(Dataset entries)
★ ★ ★ ★ ★

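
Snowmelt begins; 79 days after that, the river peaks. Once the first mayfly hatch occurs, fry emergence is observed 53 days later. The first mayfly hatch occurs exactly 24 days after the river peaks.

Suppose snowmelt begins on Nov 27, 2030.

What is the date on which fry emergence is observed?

Snowmelt begins: Nov 27, 2030.
The river peaks: Nov 27, 2030 + 79 days = Feb 14, 2031.
The first mayfly hatch occurs: Feb 14, 2031 + 24 days = Mar 10, 2031.
Fry emergence is observed: Mar 10, 2031 + 53 days = May 2, 2031.

May 2, 2031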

★ ★ ★ ★ ★

EXERCISE INSTRUCTIONS: Set every record down again, exactly as given.

SOLUTION FOR THIS EXERCISE:
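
Snowmelt begins; 79 days after that, the river peaks. Once the first mayfly hatch occurs, fry emergence is observed 53 days later. The first mayfly hatch occurs exactly 24 days after the river peaks.

Suppose snowmelt begins on Nov 27, 2030.

What is the date on which fry emergence is observed?

Snowmelt begins: Nov 27, 2030.
The river peaks: Nov 27, 2030 + 79 days = Feb 14, 2031.
The first mayfly hatch occurs: Feb 14, 2031 + 24 days = Mar 10, 2031.
Fry emergence is observed: Mar 10, 2031 + 53 days = May 2, 2031.

May 2, 2031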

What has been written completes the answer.